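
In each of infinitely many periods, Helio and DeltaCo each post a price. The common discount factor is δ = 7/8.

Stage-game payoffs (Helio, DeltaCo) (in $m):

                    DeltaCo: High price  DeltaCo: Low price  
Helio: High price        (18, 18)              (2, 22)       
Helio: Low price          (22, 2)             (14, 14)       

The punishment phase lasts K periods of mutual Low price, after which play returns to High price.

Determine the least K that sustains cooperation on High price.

No profitable deviation requires (18−14)(δ+…+δ^K) ≥ 22−18, i.e. δ+…+δ^K ≥ 1 ≈ 1.0000.
With δ = 7/8, the partial sums are K=1: 0.8750, K=2: 1.6406.
K = 2 is the first length at which the sum reaches 1.0000.

2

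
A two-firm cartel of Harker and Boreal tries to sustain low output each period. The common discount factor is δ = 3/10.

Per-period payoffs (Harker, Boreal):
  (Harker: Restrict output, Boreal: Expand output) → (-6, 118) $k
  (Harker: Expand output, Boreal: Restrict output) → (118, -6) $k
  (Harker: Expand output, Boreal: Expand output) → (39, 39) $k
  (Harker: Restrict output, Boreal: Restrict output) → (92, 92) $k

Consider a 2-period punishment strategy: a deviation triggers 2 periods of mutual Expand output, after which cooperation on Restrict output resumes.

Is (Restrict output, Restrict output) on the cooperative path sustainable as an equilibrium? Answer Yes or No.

No

A one-shot deviation gives 118 now, then 39 for 2 periods, then back to 92.
Gain from deviating: (118−92) today; loss: (92−39) in each of the next 2 periods.
No-deviation condition: (92−39)(δ+…+δ^2) ≥ 118−92, i.e. δ+…+δ^2 ≥ 26/53.
At δ = 3/10: δ+…+δ^2 = 0.3900 < 0.4906.
So cooperation is not sustainable.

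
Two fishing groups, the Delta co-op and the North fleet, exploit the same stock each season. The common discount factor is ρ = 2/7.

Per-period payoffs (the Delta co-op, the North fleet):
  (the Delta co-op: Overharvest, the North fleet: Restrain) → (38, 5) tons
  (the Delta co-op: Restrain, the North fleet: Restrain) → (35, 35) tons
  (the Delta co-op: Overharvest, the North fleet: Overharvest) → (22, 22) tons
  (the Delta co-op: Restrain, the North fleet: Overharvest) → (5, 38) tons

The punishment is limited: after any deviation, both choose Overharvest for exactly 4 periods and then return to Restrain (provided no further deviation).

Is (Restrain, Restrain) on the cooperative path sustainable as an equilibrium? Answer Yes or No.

IC: ρ+…+ρ^4 ≥ (38−35)/(35−22) = 3/13.
At ρ = 2/7: partial sum = 0.3973 ≥ 0.2308. Cooperation sustainable.

Yes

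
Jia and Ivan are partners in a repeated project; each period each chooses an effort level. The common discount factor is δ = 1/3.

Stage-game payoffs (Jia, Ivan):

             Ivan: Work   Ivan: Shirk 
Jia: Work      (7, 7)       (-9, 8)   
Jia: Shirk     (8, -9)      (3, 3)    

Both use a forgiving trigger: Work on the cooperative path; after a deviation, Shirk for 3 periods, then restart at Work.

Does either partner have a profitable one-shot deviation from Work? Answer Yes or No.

Comparing payoff streams over the 4 periods until play realigns: cooperate → 7(1+δ+…+δ^3); deviate → 8 + 3(δ+…+δ^3).
Cooperation is sustained iff (7−3)(δ+…+δ^3) ≥ 8−7.
δ+…+δ^3 = 1/3·(1−(1/3)^3)/(1−1/3) = 0.4815, and (8−7)/(7−3) = 0.2500.
0.4815 ≥ 0.2500, so cooperation is sustainable.

No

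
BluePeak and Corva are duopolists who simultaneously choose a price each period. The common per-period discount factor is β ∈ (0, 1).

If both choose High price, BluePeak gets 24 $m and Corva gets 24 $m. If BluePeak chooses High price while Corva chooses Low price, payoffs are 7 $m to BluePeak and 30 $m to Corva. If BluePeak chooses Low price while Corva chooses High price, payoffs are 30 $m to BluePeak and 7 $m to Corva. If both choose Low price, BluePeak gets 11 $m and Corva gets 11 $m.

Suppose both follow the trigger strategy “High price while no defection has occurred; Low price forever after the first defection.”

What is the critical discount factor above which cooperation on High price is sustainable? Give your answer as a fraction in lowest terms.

Cooperation forever yields 24 each period: 24/(1−β).
Deviating yields 30 once, then 11 forever: 30 + 11β/(1−β).
No profitable deviation requires 24/(1−β) ≥ 30 + 11β/(1−β).
Multiplying by (1−β): 24 ≥ 30(1−β) + 11β = 30 − 19β.
So 19β ≥ 6, i.e. β ≥ 6/19.

6/19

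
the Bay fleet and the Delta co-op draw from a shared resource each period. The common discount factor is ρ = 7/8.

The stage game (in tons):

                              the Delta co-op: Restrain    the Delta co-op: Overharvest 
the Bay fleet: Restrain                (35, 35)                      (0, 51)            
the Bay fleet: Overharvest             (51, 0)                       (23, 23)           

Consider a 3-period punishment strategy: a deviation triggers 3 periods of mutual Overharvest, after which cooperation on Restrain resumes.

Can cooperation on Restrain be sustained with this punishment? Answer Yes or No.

Comparing payoff streams over the 4 periods until play realigns: cooperate → 35(1+ρ+…+ρ^3); deviate → 51 + 23(ρ+…+ρ^3).
Cooperation is sustained iff (35−23)(ρ+…+ρ^3) ≥ 51−35.
ρ+…+ρ^3 = 7/8·(1−(7/8)^3)/(1−7/8) = 2.3105, and (51−35)/(35−23) = 1.3333.
2.3105 ≥ 1.3333, so cooperation is sustainable.

Yes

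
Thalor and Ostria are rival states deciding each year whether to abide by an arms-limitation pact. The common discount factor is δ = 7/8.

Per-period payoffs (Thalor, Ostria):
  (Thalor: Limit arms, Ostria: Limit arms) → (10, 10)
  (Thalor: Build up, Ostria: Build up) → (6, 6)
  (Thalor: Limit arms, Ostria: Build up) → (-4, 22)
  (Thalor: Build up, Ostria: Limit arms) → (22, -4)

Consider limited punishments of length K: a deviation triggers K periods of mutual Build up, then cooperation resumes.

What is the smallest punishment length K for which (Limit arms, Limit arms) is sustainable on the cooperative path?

No profitable deviation requires (10−6)(δ+…+δ^K) ≥ 22−10, i.e. δ+…+δ^K ≥ 3 ≈ 3.0000.
With δ = 7/8, the partial sums are K=1: 0.8750, K=2: 1.6406, K=3: 2.3105, K=4: 2.8967, K=5: 3.4096.
K = 5 is the first length at which the sum reaches 3.0000.

5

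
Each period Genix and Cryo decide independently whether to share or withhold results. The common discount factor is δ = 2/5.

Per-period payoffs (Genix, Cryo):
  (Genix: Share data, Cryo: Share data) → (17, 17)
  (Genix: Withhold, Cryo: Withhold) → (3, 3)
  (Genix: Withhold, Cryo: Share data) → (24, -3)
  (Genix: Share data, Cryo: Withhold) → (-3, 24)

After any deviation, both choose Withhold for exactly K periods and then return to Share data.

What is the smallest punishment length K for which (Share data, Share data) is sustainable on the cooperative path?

No profitable deviation requires (17−3)(δ+…+δ^K) ≥ 24−17, i.e. δ+…+δ^K ≥ 1/2 ≈ 0.5000.
With δ = 2/5, the partial sums are K=1: 0.4000, K=2: 0.5600.
K = 2 is the first length at which the sum reaches 0.5000.

2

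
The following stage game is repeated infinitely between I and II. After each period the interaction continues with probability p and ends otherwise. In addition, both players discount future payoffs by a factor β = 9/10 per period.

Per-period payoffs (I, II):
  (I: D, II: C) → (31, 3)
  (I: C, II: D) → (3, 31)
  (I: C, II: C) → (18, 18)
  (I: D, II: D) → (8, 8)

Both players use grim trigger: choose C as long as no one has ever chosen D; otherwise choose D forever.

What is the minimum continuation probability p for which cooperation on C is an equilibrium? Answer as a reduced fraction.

130/207

With continuation probability p and discount β, the effective per-period discount factor is βp.
Grim-trigger IC: βp ≥ (31−18)/(31−8) = 13/23.
So p ≥ (13/23)/(9/10) = 130/207.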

- _Problem description_: Exactly as they appear, output the line holding "What is the minimum" and all lines after it through the end of the listing above, and only those.

- _Reply to the exercise_:
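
What is the minimum continuation probability p for which cooperation on C is an equilibrium? Answer as a reduced fraction.

130/207

With continuation probability p and discount β, the effective per-period discount factor is βp.
Grim-trigger IC: βp ≥ (31−18)/(31−8) = 13/23.
So p ≥ (13/23)/(9/10) = 130/207.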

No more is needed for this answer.